→ Directions for this task: The records beneath should be restated word for word.
___ Dataset content ___
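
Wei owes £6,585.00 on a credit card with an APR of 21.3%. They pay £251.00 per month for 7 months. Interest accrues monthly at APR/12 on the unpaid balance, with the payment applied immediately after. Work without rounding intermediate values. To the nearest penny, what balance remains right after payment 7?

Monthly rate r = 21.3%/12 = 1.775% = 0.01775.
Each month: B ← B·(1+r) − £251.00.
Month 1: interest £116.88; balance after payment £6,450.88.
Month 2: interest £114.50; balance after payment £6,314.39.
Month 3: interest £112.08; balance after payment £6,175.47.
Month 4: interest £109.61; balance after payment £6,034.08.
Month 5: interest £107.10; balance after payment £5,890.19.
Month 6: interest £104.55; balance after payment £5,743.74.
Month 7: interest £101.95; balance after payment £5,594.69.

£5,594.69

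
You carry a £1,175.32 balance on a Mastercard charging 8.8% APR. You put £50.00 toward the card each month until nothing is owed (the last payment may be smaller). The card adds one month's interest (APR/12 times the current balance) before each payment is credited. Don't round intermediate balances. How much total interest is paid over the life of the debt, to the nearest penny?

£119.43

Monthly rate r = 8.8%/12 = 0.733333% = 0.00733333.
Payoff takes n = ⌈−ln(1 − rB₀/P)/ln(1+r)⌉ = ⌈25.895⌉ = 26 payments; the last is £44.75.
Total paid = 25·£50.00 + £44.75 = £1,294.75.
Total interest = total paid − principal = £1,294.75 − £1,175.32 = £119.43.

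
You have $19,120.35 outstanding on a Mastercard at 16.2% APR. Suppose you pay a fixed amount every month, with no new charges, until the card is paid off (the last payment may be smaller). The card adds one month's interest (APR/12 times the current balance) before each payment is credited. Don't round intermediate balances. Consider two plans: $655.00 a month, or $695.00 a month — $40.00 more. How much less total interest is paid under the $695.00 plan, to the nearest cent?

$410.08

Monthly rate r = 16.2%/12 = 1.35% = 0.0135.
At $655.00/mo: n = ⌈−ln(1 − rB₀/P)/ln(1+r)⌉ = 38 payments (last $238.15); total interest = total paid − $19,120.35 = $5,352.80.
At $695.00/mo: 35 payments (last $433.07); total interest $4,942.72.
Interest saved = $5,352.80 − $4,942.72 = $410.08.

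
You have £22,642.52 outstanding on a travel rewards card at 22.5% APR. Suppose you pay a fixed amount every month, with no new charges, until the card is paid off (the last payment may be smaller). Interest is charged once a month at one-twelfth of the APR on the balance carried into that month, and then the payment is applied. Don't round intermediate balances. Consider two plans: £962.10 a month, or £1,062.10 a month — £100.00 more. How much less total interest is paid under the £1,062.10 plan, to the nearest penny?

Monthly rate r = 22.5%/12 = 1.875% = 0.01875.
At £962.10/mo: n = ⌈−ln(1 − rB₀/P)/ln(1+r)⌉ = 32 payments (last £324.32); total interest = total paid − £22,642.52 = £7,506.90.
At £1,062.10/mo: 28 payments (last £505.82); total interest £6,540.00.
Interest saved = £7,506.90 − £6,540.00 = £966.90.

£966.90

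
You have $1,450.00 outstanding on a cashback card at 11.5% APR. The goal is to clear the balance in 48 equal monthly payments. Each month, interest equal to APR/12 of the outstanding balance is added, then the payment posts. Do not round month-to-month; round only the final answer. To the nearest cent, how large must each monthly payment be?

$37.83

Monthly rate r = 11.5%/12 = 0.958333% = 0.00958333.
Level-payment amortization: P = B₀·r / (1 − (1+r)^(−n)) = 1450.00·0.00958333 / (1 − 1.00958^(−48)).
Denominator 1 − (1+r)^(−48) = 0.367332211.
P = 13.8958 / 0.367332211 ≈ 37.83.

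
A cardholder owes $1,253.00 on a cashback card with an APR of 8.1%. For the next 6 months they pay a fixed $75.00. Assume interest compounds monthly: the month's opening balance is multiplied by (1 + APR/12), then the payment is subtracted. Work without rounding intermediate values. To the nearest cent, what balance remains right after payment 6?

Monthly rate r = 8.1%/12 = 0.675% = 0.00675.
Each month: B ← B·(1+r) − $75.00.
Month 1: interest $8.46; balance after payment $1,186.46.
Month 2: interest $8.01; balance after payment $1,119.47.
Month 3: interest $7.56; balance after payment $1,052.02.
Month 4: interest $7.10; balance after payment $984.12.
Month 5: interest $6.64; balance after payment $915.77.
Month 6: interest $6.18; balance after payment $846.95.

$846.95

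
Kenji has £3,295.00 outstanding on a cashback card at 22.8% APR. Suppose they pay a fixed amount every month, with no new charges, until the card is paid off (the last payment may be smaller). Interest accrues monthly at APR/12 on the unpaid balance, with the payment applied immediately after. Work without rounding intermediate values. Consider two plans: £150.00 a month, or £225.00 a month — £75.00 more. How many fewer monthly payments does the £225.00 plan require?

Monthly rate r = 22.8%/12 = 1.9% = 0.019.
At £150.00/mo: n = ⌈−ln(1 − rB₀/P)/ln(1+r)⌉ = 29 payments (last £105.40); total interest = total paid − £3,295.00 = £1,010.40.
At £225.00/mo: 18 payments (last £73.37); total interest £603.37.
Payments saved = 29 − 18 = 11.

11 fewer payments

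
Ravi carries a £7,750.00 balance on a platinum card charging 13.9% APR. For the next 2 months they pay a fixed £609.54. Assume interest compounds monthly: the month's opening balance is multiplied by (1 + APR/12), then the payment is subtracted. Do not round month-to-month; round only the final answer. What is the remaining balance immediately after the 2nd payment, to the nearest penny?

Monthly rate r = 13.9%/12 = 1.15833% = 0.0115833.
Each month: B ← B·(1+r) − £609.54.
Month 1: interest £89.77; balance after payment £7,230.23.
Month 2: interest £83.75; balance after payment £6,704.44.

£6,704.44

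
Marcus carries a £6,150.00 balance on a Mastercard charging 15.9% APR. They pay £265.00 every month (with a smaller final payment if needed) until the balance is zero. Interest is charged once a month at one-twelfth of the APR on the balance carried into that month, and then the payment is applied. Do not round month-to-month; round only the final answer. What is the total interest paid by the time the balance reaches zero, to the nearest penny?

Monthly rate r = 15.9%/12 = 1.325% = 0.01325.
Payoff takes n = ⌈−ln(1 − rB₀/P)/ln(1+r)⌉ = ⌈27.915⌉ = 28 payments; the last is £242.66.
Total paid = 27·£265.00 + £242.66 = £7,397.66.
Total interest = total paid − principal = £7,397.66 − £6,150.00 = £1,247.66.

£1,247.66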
___
→ Response area:
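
Wei owes £6,585.00 on a credit card with an APR of 21.3%. They pay £251.00 per month for 7 months. Interest accrues monthly at APR/12 on the unpaid balance, with the payment applied immediately after. Work without rounding intermediate values. To the nearest penny, what balance remains right after payment 7?

Monthly rate r = 21.3%/12 = 1.775% = 0.01775.
Each month: B ← B·(1+r) − £251.00.
Month 1: interest £116.88; balance after payment £6,450.88.
Month 2: interest £114.50; balance after payment £6,314.39.
Month 3: interest £112.08; balance after payment £6,175.47.
Month 4: interest £109.61; balance after payment £6,034.08.
Month 5: interest £107.10; balance after payment £5,890.19.
Month 6: interest £104.55; balance after payment £5,743.74.
Month 7: interest £101.95; balance after payment £5,594.69.

£5,594.69

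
You carry a £1,175.32 balance on a Mastercard charging 8.8% APR. You put £50.00 toward the card each month until nothing is owed (the last payment may be smaller). The card adds one month's interest (APR/12 times the current balance) before each payment is credited. Don't round intermediate balances. How much total interest is paid over the life of the debt, to the nearest penny?

£119.43

Monthly rate r = 8.8%/12 = 0.733333% = 0.00733333.
Payoff takes n = ⌈−ln(1 − rB₀/P)/ln(1+r)⌉ = ⌈25.895⌉ = 26 payments; the last is £44.75.
Total paid = 25·£50.00 + £44.75 = £1,294.75.
Total interest = total paid − principal = £1,294.75 − £1,175.32 = £119.43.

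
You have $19,120.35 outstanding on a Mastercard at 16.2% APR. Suppose you pay a fixed amount every month, with no new charges, until the card is paid off (the last payment may be smaller). The card adds one month's interest (APR/12 times the current balance) before each payment is credited. Don't round intermediate balances. Consider two plans: $655.00 a month, or $695.00 a month — $40.00 more. How much less total interest is paid under the $695.00 plan, to the nearest cent?

$410.08

Monthly rate r = 16.2%/12 = 1.35% = 0.0135.
At $655.00/mo: n = ⌈−ln(1 − rB₀/P)/ln(1+r)⌉ = 38 payments (last $238.15); total interest = total paid − $19,120.35 = $5,352.80.
At $695.00/mo: 35 payments (last $433.07); total interest $4,942.72.
Interest saved = $5,352.80 − $4,942.72 = $410.08.

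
You have £22,642.52 outstanding on a travel rewards card at 22.5% APR. Suppose you pay a fixed amount every month, with no new charges, until the card is paid off (the last payment may be smaller). Interest is charged once a month at one-twelfth of the APR on the balance carried into that month, and then the payment is applied. Don't round intermediate balances. Consider two plans: £962.10 a month, or £1,062.10 a month — £100.00 more. How much less total interest is paid under the £1,062.10 plan, to the nearest penny?

Monthly rate r = 22.5%/12 = 1.875% = 0.01875.
At £962.10/mo: n = ⌈−ln(1 − rB₀/P)/ln(1+r)⌉ = 32 payments (last £324.32); total interest = total paid − £22,642.52 = £7,506.90.
At £1,062.10/mo: 28 payments (last £505.82); total interest £6,540.00.
Interest saved = £7,506.90 − £6,540.00 = £966.90.

£966.90

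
You have $1,450.00 outstanding on a cashback card at 11.5% APR. The goal is to clear the balance in 48 equal monthly payments. Each month, interest equal to APR/12 of the outstanding balance is added, then the payment posts. Do not round month-to-month; round only the final answer. To the nearest cent, how large must each monthly payment be?

$37.83

Monthly rate r = 11.5%/12 = 0.958333% = 0.00958333.
Level-payment amortization: P = B₀·r / (1 − (1+r)^(−n)) = 1450.00·0.00958333 / (1 − 1.00958^(−48)).
Denominator 1 − (1+r)^(−48) = 0.367332211.
P = 13.8958 / 0.367332211 ≈ 37.83.

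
A cardholder owes $1,253.00 on a cashback card with an APR of 8.1%. For the next 6 months they pay a fixed $75.00. Assume interest compounds monthly: the month's opening balance is multiplied by (1 + APR/12), then the payment is subtracted. Work without rounding intermediate values. To the nearest cent, what balance remains right after payment 6?

Monthly rate r = 8.1%/12 = 0.675% = 0.00675.
Each month: B ← B·(1+r) − $75.00.
Month 1: interest $8.46; balance after payment $1,186.46.
Month 2: interest $8.01; balance after payment $1,119.47.
Month 3: interest $7.56; balance after payment $1,052.02.
Month 4: interest $7.10; balance after payment $984.12.
Month 5: interest $6.64; balance after payment $915.77.
Month 6: interest $6.18; balance after payment $846.95.

$846.95

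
Kenji has £3,295.00 outstanding on a cashback card at 22.8% APR. Suppose they pay a fixed amount every month, with no new charges, until the card is paid off (the last payment may be smaller). Interest accrues monthly at APR/12 on the unpaid balance, with the payment applied immediately after. Work without rounding intermediate values. Consider two plans: £150.00 a month, or £225.00 a month — £75.00 more. How many fewer monthly payments does the £225.00 plan require?

Monthly rate r = 22.8%/12 = 1.9% = 0.019.
At £150.00/mo: n = ⌈−ln(1 − rB₀/P)/ln(1+r)⌉ = 29 payments (last £105.40); total interest = total paid − £3,295.00 = £1,010.40.
At £225.00/mo: 18 payments (last £73.37); total interest £603.37.
Payments saved = 29 − 18 = 11.

11 fewer payments

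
Ravi carries a £7,750.00 balance on a platinum card charging 13.9% APR. For the next 2 months they pay a fixed £609.54. Assume interest compounds monthly: the month's opening balance is multiplied by (1 + APR/12), then the payment is subtracted. Do not round month-to-month; round only the final answer. What is the remaining balance immediately after the 2nd payment, to the nearest penny?

Monthly rate r = 13.9%/12 = 1.15833% = 0.0115833.
Each month: B ← B·(1+r) − £609.54.
Month 1: interest £89.77; balance after payment £7,230.23.
Month 2: interest £83.75; balance after payment £6,704.44.

£6,704.44

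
Marcus carries a £6,150.00 balance on a Mastercard charging 15.9% APR. They pay £265.00 every month (with a smaller final payment if needed) until the balance is zero. Interest is charged once a month at one-twelfth of the APR on the balance carried into that month, and then the payment is applied. Do not round month-to-month; round only the final answer. What is the total interest paid by the time the balance reaches zero, to the nearest penny?

Monthly rate r = 15.9%/12 = 1.325% = 0.01325.
Payoff takes n = ⌈−ln(1 − rB₀/P)/ln(1+r)⌉ = ⌈27.915⌉ = 28 payments; the last is £242.66.
Total paid = 27·£265.00 + £242.66 = £7,397.66.
Total interest = total paid − principal = £7,397.66 − £6,150.00 = £1,247.66.

£1,247.66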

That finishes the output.